__TASK DETAILS__. Exactly the lines from the one containing "Any transition not listed is absent. Here 'epsilon'" through the end of the entries, both ends included, are to be output.

__STORED DATA__.
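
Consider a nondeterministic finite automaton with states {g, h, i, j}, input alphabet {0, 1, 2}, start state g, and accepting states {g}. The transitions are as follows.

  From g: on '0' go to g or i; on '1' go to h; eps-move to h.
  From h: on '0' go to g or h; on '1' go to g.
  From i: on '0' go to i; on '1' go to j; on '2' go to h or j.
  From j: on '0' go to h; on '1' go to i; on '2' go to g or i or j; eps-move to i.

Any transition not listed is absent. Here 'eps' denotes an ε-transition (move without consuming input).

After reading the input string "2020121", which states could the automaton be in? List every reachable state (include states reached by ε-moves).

∅

Start: ε-closure({g}) = {g, h}.
Read '2': {g, h} → ∅.
The set is empty and remains empty for the remaining 6 symbols.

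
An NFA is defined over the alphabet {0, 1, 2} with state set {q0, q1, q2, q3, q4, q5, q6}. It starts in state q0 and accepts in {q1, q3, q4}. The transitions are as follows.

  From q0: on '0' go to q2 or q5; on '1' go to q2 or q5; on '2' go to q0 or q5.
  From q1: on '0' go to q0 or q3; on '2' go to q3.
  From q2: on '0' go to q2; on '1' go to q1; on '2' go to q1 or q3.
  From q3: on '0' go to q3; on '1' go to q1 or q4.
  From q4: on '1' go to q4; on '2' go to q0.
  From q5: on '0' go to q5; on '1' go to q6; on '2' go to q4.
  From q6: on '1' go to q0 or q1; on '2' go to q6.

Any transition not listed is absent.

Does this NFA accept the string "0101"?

Start in {q0}.
Read '0': q0→{q2, q5}; now {q2, q5}.
Read '1': q2→{q1}, q5→{q6}; now {q1, q6}.
Read '0': q1→{q0, q3}, q6→∅; now {q0, q3}.
Read '1': q0→{q2, q5}, q3→{q1, q4}; now {q1, q2, q4, q5}.
The final set {q1, q2, q4, q5} contains the accepting states q1, q4.

Yes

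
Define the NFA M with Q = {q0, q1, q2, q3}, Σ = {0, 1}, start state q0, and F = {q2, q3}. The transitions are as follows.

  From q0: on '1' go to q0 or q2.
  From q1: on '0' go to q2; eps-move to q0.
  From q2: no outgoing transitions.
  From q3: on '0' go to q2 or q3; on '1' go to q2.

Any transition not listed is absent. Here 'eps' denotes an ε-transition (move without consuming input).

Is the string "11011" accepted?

Start in {q0}.
Read '1': {q0} → {q0, q2}.
Read '1': {q0, q2} → {q0, q2}.
Read '0': {q0, q2} → ∅.
The set is empty and remains empty for the remaining 2 symbols.
The final set ∅ contains no accepting state.

No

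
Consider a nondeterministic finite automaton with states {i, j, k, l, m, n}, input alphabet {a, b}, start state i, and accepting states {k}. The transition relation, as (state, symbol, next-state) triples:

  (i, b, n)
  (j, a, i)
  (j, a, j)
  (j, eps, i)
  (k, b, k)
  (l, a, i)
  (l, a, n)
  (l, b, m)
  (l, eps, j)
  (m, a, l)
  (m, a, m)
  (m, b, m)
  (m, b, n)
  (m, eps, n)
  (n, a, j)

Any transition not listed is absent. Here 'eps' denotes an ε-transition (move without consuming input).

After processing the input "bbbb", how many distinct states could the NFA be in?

Start in {i}.
Read 'b': {i} → {n}.
Read 'b': {n} → ∅.
The set is empty and remains empty for the remaining 2 symbols.
That set has 0 states.

0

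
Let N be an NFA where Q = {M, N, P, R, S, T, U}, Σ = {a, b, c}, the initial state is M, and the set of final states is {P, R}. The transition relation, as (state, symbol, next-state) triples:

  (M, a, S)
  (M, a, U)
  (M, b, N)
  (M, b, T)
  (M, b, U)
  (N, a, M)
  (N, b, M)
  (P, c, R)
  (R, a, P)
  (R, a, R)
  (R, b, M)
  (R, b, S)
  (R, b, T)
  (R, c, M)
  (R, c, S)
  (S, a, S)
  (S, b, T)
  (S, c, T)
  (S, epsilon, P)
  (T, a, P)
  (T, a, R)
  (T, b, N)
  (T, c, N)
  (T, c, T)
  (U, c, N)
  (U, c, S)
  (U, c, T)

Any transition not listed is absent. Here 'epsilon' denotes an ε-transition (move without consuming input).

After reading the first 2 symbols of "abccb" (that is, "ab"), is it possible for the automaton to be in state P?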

__RESPONSE FOR THIS EXERCISE__.
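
Any transition not listed is absent. Here 'epsilon' denotes an ε-transition (move without consuming input).

After reading the first 2 symbols of "abccb" (that is, "ab"), is it possible for the automaton to be in state P?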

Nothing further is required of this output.